Dataset entries:
____________

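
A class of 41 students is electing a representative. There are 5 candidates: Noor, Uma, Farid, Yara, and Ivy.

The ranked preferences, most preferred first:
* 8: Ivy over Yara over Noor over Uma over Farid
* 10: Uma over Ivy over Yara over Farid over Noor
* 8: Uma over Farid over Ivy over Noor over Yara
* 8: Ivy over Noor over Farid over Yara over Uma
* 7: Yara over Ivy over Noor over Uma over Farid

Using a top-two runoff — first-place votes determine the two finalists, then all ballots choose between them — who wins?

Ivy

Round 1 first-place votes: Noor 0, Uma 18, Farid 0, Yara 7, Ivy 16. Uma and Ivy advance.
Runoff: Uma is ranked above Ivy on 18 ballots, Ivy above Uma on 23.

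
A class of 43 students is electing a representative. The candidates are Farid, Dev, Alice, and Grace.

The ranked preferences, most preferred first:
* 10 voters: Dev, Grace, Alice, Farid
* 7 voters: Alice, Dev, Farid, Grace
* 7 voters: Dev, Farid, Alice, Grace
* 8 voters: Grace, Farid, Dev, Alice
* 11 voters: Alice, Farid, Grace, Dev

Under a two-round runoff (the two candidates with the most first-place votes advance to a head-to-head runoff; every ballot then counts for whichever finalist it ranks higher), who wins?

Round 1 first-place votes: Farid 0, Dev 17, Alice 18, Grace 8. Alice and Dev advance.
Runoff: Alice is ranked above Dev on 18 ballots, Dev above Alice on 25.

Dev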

____________

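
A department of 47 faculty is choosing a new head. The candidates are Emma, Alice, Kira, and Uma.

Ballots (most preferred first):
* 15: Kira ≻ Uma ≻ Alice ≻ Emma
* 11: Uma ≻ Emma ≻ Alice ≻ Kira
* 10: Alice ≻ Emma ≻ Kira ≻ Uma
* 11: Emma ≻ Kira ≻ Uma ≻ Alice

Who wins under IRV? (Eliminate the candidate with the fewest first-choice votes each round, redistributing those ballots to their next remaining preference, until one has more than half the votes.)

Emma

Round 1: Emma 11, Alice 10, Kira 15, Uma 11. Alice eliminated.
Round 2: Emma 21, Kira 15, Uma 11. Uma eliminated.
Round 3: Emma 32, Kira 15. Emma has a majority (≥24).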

____________

> **WORK REQUIRED**
Look over the entries for "students", then copy every line that includes that string.

> **RESPONSE BOX**
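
A class of 41 students is electing a representative. There are 5 candidates: Noor, Uma, Farid, Yara, and Ivy.
A class of 43 students is electing a representative. The candidates are Farid, Dev, Alice, and Grace.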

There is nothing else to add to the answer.